__What is needed__.
Go through the entries and copy each one exactly. Leave none out.

__Data provided__.
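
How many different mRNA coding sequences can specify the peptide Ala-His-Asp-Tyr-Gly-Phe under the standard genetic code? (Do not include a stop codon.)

256

Ala: 4 codons.
His: 2 codons.
Asp: 2 codons.
Tyr: 2 codons.
Gly: 4 codons.
Phe: 2 codons.
4 × 2 × 2 × 2 × 4 × 2 = 256.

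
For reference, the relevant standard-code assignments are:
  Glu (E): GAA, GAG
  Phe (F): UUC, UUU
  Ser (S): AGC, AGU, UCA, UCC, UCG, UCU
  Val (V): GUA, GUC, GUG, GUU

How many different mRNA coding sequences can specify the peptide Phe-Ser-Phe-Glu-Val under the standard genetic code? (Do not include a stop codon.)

192

Phe: 2 codons.
Ser: 6 codons.
Phe: 2 codons.
Glu: 2 codons.
Val: 4 codons.
2 × 6 × 2 × 2 × 4 = 192.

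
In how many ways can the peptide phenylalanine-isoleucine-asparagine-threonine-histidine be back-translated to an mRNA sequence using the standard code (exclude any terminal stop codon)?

Phe: 2 codons.
Ile: 3 codons.
Asn: 2 codons.
Thr: 4 codons.
His: 2 codons.
2 × 3 × 2 × 4 × 2 = 96.

96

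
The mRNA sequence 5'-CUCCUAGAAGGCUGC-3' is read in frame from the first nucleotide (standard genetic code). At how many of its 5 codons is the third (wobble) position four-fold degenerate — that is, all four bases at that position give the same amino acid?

3

Codon 1 CUC (Leu): third position 4-fold.
Codon 2 CUA (Leu): third position 4-fold.
Codon 3 GAA (Glu): third position 2-fold.
Codon 4 GGC (Gly): third position 4-fold.
Codon 5 UGC (Cys): third position 2-fold.
Four-fold degenerate third positions: 3.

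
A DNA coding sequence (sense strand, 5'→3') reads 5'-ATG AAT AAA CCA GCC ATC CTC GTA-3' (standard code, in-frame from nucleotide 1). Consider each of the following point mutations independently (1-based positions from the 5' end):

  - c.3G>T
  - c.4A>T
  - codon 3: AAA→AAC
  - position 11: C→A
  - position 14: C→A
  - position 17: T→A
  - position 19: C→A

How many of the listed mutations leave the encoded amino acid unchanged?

Codon 1: ATG (Met) → ATT (Ile) — missense.
Codon 2: AAT (Asn) → TAT (Tyr) — missense.
Codon 3: AAA (Lys) → AAC (Asn) — missense.
Codon 4: CCA (Pro) → CAA (Gln) — missense.
Codon 5: GCC (Ala) → GAC (Asp) — missense.
Codon 6: ATC (Ile) → AAC (Asn) — missense.
Codon 7: CTC (Leu) → ATC (Ile) — missense.
Synonymous: 0 of 7.

0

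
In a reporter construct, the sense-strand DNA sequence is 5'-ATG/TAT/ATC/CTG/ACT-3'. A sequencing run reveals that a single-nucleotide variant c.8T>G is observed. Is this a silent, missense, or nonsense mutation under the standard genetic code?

missense

Position 8 falls in codon 3: ATC → Ile.
After the substitution the codon is AGC → Ser.
Ile ≠ Ser, so this is a missense mutation.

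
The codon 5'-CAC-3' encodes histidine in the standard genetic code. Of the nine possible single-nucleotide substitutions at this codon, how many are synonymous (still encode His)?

1

Position 1: none → 0 synonymous.
Position 2: none → 0 synonymous.
Position 3: CAU → 1 synonymous.
Total: 0 + 0 + 1 = 1.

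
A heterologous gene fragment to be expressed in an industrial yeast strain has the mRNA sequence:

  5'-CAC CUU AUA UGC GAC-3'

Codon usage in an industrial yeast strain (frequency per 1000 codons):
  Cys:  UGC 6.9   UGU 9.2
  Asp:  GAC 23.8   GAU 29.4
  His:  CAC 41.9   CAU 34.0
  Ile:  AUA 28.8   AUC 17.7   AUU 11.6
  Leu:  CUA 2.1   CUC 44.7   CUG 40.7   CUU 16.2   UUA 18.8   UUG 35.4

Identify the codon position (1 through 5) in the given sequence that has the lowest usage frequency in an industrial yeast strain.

4

Codon 1 CAC (His): 41.9 per 1000.
Codon 2 CUU (Leu): 16.2 per 1000.
Codon 3 AUA (Ile): 28.8 per 1000.
Codon 4 UGC (Cys): 6.9 per 1000.
Codon 5 GAC (Asp): 23.8 per 1000.
Lowest frequency is 6.9 at codon 4.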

__Completed task__.
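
How many different mRNA coding sequences can specify the peptide Ala-His-Asp-Tyr-Gly-Phe under the standard genetic code? (Do not include a stop codon.)

256

Ala: 4 codons.
His: 2 codons.
Asp: 2 codons.
Tyr: 2 codons.
Gly: 4 codons.
Phe: 2 codons.
4 × 2 × 2 × 2 × 4 × 2 = 256.

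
For reference, the relevant standard-code assignments are:
  Glu (E): GAA, GAG
  Phe (F): UUC, UUU
  Ser (S): AGC, AGU, UCA, UCC, UCG, UCU
  Val (V): GUA, GUC, GUG, GUU

How many different mRNA coding sequences can specify the peptide Phe-Ser-Phe-Glu-Val under the standard genetic code? (Do not include a stop codon.)

192

Phe: 2 codons.
Ser: 6 codons.
Phe: 2 codons.
Glu: 2 codons.
Val: 4 codons.
2 × 6 × 2 × 2 × 4 = 192.

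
In how many ways can the peptide phenylalanine-isoleucine-asparagine-threonine-histidine be back-translated to an mRNA sequence using the standard code (exclude any terminal stop codon)?

Phe: 2 codons.
Ile: 3 codons.
Asn: 2 codons.
Thr: 4 codons.
His: 2 codons.
2 × 3 × 2 × 4 × 2 = 96.

96

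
The mRNA sequence 5'-CUCCUAGAAGGCUGC-3' is read in frame from the first nucleotide (standard genetic code). At how many of its 5 codons is the third (wobble) position four-fold degenerate — that is, all four bases at that position give the same amino acid?

3

Codon 1 CUC (Leu): third position 4-fold.
Codon 2 CUA (Leu): third position 4-fold.
Codon 3 GAA (Glu): third position 2-fold.
Codon 4 GGC (Gly): third position 4-fold.
Codon 5 UGC (Cys): third position 2-fold.
Four-fold degenerate third positions: 3.

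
A DNA coding sequence (sense strand, 5'→3') reads 5'-ATG AAT AAA CCA GCC ATC CTC GTA-3' (standard code, in-frame from nucleotide 1). Consider each of the following point mutations independently (1-based positions from the 5' end):

  - c.3G>T
  - c.4A>T
  - codon 3: AAA→AAC
  - position 11: C→A
  - position 14: C→A
  - position 17: T→A
  - position 19: C→A

How many of the listed mutations leave the encoded amino acid unchanged?

Codon 1: ATG (Met) → ATT (Ile) — missense.
Codon 2: AAT (Asn) → TAT (Tyr) — missense.
Codon 3: AAA (Lys) → AAC (Asn) — missense.
Codon 4: CCA (Pro) → CAA (Gln) — missense.
Codon 5: GCC (Ala) → GAC (Asp) — missense.
Codon 6: ATC (Ile) → AAC (Asn) — missense.
Codon 7: CTC (Leu) → ATC (Ile) — missense.
Synonymous: 0 of 7.

0

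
In a reporter construct, the sense-strand DNA sequence is 5'-ATG/TAT/ATC/CTG/ACT-3'. A sequencing run reveals that a single-nucleotide variant c.8T>G is observed. Is this a silent, missense, or nonsense mutation under the standard genetic code?

missense

Position 8 falls in codon 3: ATC → Ile.
After the substitution the codon is AGC → Ser.
Ile ≠ Ser, so this is a missense mutation.

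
The codon 5'-CAC-3' encodes histidine in the standard genetic code. Of the nine possible single-nucleotide substitutions at this codon, how many are synonymous (still encode His)?

1

Position 1: none → 0 synonymous.
Position 2: none → 0 synonymous.
Position 3: CAU → 1 synonymous.
Total: 0 + 0 + 1 = 1.

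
A heterologous gene fragment to be expressed in an industrial yeast strain has the mRNA sequence:

  5'-CAC CUU AUA UGC GAC-3'

Codon usage in an industrial yeast strain (frequency per 1000 codons):
  Cys:  UGC 6.9   UGU 9.2
  Asp:  GAC 23.8   GAU 29.4
  His:  CAC 41.9   CAU 34.0
  Ile:  AUA 28.8   AUC 17.7   AUU 11.6
  Leu:  CUA 2.1   CUC 44.7   CUG 40.7   CUU 16.2   UUA 18.8   UUG 35.4

Identify the codon position (1 through 5) in the given sequence that has the lowest usage frequency in an industrial yeast strain.

4

Codon 1 CAC (His): 41.9 per 1000.
Codon 2 CUU (Leu): 16.2 per 1000.
Codon 3 AUA (Ile): 28.8 per 1000.
Codon 4 UGC (Cys): 6.9 per 1000.
Codon 5 GAC (Asp): 23.8 per 1000.
Lowest frequency is 6.9 at codon 4.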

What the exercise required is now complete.